Material to process ::
============================================================
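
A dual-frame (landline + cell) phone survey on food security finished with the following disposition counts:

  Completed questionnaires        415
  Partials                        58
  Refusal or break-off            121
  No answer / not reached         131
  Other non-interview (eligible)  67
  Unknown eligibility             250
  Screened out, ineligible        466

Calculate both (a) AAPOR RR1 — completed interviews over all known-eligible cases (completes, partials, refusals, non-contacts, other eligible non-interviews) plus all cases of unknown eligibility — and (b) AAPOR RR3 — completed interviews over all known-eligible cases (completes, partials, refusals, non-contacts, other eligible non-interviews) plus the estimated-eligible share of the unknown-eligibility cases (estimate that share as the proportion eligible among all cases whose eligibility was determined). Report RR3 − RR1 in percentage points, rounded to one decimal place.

Top: 415
Denom: 415 + 58 + 121 + 131 + 67 + 250 = 1042
RR1 = 415 / 1042 = 0.3983
Determined eligible: 415 + 58 + 121 + 131 + 67 = 792
e = 792 / (792 + 466) = 792 / 1258 = 0.6296
Eligible share of unknowns: 0.6296 × 250 = 157.40
Denom: 792 + 157.40 = 949.40
RR3 = 415 / 949.40 = 0.4371
Difference = 43.71 − 39.83 = 3.88 percentage points

3.9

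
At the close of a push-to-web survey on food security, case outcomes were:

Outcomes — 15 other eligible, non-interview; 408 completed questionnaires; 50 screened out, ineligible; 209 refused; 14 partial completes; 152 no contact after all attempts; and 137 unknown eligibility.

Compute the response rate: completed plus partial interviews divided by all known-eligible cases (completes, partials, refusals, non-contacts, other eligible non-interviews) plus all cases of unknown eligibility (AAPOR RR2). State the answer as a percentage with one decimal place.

45.1%

Num = 408 + 14 = 422
Denom = 408 + 14 + 209 + 152 + 15 + 137 = 935
RR2 = 422 / 935 = 0.4513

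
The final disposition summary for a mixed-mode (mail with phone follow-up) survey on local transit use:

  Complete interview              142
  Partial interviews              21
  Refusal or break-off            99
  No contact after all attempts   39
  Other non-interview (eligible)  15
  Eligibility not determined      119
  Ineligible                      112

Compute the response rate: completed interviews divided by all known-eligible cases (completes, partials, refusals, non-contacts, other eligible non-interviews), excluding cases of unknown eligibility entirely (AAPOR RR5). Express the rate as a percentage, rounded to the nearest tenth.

44.9%

Top: 142
Denominator: 142 + 21 + 99 + 39 + 15 = 316
RR5 = 142 / 316 = 0.4494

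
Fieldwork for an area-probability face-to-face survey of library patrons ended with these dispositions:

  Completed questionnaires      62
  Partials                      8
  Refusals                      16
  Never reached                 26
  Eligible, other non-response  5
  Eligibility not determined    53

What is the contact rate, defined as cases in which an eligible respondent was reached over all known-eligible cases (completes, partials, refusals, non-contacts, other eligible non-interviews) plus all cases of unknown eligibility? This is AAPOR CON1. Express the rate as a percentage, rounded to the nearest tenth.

Num → 62 + 8 + 16 + 5 = 91
Base → 62 + 8 + 16 + 26 + 5 + 53 = 170
CON1 = 91 / 170 = 0.5353

53.5%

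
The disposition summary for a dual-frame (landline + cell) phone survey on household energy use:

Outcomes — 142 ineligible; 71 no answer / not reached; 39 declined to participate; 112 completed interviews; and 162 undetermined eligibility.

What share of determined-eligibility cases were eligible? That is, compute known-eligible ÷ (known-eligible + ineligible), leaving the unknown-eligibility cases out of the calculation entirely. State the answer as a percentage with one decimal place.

61.0%

Determined eligible: 112 + 39 + 71 = 222
e = 222 / (222 + 142) = 222 / 364 = 0.6099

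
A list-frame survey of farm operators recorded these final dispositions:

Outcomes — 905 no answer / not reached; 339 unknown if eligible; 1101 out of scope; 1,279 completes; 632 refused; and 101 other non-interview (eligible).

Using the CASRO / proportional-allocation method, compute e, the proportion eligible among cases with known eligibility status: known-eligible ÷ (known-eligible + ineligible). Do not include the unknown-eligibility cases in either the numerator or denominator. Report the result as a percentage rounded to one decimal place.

72.6%

Eligible (known) → 1279 + 632 + 905 + 101 = 2917
e = 2917 / (2917 + 1101) = 2917 / 4018 = 0.7260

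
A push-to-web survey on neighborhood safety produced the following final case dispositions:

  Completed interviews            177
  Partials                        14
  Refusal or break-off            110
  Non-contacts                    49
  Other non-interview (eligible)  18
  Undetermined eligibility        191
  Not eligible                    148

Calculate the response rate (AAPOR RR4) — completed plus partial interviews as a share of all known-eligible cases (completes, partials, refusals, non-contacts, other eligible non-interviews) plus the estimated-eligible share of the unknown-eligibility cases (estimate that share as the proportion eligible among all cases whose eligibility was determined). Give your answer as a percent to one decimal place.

37.9%

Num: 177 + 14 = 191
Determined eligible: 177 + 14 + 110 + 49 + 18 = 368
e = 368 / (368 + 148) = 368 / 516 = 0.7132
e × U: 0.7132 × 191 = 136.22
Denominator: 368 + 136.22 = 504.22
RR4 = 191 / 504.22 = 0.3788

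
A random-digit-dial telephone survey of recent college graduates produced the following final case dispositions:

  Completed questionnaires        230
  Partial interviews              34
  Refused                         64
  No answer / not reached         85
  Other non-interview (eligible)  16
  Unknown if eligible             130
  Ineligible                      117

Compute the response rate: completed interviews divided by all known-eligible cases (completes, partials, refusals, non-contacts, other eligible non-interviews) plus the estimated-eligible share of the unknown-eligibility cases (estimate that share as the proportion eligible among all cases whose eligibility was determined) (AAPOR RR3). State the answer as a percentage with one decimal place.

43.3%

Numerator → 230
Determined eligible → 230 + 34 + 64 + 85 + 16 = 429
e = 429 / (429 + 117) = 429 / 546 = 0.7857
e × U → 0.7857 × 130 = 102.14
Denom → 429 + 102.14 = 531.14
RR3 = 230 / 531.14 = 0.4330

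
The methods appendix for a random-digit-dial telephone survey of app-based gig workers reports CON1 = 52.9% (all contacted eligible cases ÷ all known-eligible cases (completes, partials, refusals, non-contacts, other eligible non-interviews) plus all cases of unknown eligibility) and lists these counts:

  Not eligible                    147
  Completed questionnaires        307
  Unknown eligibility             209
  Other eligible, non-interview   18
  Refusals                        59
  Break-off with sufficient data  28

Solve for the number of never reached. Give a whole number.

Num → 307 + 28 + 59 + 18 = 412
CON1 = 412 / D = 0.529
D = 412 / 0.529 = 778.8
Other denominator terms total 621
never reached = 778.8 − 621 ≈ 158

158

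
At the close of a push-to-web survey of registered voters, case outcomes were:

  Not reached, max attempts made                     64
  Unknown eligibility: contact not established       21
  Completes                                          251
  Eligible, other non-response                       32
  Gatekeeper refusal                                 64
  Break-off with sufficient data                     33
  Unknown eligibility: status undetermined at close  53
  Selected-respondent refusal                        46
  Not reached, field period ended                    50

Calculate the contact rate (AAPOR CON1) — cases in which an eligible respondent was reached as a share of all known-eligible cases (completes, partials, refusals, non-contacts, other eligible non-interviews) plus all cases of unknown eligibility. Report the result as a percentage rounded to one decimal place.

69.4%

Declined to participate = 64 + 46 = 110
No answer / not reached = 50 + 64 = 114
Unknown eligibility = 21 + 53 = 74
Num → 251 + 33 + 110 + 32 = 426
Base → 251 + 33 + 110 + 114 + 32 + 74 = 614
CON1 = 426 / 614 = 0.6938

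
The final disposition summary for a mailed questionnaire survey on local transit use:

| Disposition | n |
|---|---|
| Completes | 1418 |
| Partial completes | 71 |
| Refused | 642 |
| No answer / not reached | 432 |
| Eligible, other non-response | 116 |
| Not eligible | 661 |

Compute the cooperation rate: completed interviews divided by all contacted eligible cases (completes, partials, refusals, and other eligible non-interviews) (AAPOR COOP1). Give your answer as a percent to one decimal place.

Num = 1418
Base = 1418 + 71 + 642 + 116 = 2247
COOP1 = 1418 / 2247 = 0.6311

63.1%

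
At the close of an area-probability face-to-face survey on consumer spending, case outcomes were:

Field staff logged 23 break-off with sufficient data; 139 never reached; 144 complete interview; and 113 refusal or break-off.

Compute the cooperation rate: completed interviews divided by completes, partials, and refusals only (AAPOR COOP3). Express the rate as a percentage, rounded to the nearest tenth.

51.4%

Top: 144
Base: 144 + 23 + 113 = 280
COOP3 = 144 / 280 = 0.5143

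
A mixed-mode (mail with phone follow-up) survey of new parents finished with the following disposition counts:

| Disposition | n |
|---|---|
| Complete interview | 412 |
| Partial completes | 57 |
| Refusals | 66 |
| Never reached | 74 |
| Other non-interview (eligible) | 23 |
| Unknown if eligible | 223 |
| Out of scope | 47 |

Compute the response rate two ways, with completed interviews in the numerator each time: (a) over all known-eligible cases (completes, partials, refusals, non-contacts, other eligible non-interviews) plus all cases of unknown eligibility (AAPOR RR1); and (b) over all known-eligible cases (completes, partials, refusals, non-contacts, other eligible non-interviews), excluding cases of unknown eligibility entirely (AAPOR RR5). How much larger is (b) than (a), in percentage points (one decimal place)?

Top → 412
Base → 412 + 57 + 66 + 74 + 23 + 223 = 855
RR1 = 412 / 855 = 0.4819
Base → 412 + 57 + 66 + 74 + 23 = 632
RR5 = 412 / 632 = 0.6519
Difference = 65.19 − 48.19 = 17.00 percentage points

17.0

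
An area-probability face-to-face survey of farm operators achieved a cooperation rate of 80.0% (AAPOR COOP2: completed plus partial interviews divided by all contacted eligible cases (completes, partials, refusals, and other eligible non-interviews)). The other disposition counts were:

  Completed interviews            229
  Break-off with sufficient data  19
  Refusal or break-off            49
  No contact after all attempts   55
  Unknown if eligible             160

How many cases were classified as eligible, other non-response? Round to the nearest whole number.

Top → 229 + 19 = 248
COOP2 = 248 / D = 0.800
D = 248 / 0.800 = 310.0
Other denominator terms total 297
eligible, other non-response = 310.0 − 297 ≈ 13

13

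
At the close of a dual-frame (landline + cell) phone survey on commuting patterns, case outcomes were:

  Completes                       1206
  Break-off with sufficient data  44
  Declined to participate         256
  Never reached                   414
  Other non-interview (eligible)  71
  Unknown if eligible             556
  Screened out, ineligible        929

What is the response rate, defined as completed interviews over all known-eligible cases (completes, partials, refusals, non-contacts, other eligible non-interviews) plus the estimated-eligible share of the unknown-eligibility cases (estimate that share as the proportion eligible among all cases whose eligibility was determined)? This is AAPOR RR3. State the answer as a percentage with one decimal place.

50.9%

Num: 1206
Eligible (known): 1206 + 44 + 256 + 414 + 71 = 1991
e = 1991 / (1991 + 929) = 1991 / 2920 = 0.6818
Eligible share of unknowns: 0.6818 × 556 = 379.08
Denominator: 1991 + 379.08 = 2370.08
RR3 = 1206 / 2370.08 = 0.5088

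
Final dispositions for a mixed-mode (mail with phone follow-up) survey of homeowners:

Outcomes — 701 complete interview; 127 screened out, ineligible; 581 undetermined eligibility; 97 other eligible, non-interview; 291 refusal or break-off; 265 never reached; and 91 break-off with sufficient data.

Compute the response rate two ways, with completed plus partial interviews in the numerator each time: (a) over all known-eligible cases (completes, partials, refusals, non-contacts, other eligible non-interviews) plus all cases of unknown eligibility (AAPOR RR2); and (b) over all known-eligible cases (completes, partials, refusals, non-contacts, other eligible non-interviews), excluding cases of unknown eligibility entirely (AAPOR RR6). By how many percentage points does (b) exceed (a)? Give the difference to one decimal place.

15.7

Num: 701 + 91 = 792
Base: 701 + 91 + 291 + 265 + 97 + 581 = 2026
RR2 = 792 / 2026 = 0.3909
Base: 701 + 91 + 291 + 265 + 97 = 1445
RR6 = 792 / 1445 = 0.5481
Difference = 54.81 − 39.09 = 15.72 percentage points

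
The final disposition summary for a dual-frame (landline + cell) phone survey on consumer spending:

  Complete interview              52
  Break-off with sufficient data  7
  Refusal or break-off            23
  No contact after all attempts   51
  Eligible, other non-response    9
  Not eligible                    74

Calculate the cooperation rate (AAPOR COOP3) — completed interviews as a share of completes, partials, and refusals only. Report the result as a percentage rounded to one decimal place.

63.4%

Top = 52
Denominator = 52 + 7 + 23 = 82
COOP3 = 52 / 82 = 0.6341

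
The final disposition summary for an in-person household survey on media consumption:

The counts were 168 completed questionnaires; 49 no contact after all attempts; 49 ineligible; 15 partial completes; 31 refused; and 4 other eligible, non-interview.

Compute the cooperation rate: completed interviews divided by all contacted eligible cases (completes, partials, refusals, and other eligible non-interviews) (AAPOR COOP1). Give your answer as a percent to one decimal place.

Top = 168
Denom = 168 + 15 + 31 + 4 = 218
COOP1 = 168 / 218 = 0.7706

77.1%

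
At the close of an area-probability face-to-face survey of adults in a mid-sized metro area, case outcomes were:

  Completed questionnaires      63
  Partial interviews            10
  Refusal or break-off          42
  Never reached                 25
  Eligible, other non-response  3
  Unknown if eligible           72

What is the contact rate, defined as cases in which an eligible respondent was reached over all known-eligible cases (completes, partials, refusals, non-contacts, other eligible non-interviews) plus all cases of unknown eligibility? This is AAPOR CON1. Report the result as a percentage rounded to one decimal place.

54.9%

Num = 63 + 10 + 42 + 3 = 118
Denominator = 63 + 10 + 42 + 25 + 3 + 72 = 215
CON1 = 118 / 215 = 0.5488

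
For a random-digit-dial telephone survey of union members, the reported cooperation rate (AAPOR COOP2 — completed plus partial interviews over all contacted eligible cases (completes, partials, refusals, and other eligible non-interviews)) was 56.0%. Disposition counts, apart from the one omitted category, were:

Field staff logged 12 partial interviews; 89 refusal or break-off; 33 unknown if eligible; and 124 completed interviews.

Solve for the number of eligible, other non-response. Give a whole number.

Numerator = 124 + 12 = 136
COOP2 = 136 / D = 0.560
D = 136 / 0.560 = 242.9
Remaining denominator categories sum to 225
eligible, other non-response = 242.9 − 225 ≈ 18

18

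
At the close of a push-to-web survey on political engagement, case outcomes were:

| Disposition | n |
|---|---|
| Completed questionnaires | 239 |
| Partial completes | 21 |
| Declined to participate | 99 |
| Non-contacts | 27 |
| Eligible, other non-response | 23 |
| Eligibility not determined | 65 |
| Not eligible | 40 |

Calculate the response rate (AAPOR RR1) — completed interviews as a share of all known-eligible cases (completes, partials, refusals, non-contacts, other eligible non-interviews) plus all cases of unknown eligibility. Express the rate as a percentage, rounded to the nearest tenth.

Top: 239
Denom: 239 + 21 + 99 + 27 + 23 + 65 = 474
RR1 = 239 / 474 = 0.5042

50.4%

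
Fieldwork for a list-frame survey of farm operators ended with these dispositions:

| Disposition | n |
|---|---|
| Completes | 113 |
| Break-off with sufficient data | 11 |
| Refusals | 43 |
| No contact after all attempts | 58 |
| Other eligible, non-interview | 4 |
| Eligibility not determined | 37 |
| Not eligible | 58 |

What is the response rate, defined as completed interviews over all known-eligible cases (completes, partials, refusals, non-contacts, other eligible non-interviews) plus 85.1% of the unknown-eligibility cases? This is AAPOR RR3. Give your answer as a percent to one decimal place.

Num → 113
Eligible (known) → 113 + 11 + 43 + 58 + 4 = 229
Estimated eligible among unknowns → 0.8510 × 37 = 31.49
Base → 229 + 31.49 = 260.49
RR3 = 113 / 260.49 = 0.4338

43.4%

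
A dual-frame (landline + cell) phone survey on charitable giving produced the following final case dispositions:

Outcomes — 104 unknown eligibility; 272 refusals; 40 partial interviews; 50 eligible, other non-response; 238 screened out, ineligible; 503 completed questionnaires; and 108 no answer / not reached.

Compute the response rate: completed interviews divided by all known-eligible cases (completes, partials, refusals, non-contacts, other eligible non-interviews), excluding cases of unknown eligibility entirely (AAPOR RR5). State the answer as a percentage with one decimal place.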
============================================================
Problem statement :: Within the material above, find every line containing the word "random" and copy it.

Written answer ::
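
A random-digit-dial telephone survey of recent college graduates produced the following final case dispositions:
The methods appendix for a random-digit-dial telephone survey of app-based gig workers reports CON1 = 52.9% (all contacted eligible cases ÷ all known-eligible cases (completes, partials, refusals, non-contacts, other eligible non-interviews) plus all cases of unknown eligibility) and lists these counts:
For a random-digit-dial telephone survey of union members, the reported cooperation rate (AAPOR COOP2 — completed plus partial interviews over all contacted eligible cases (completes, partials, refusals, and other eligible non-interviews)) was 56.0%. Disposition counts, apart from the one omitted category, were: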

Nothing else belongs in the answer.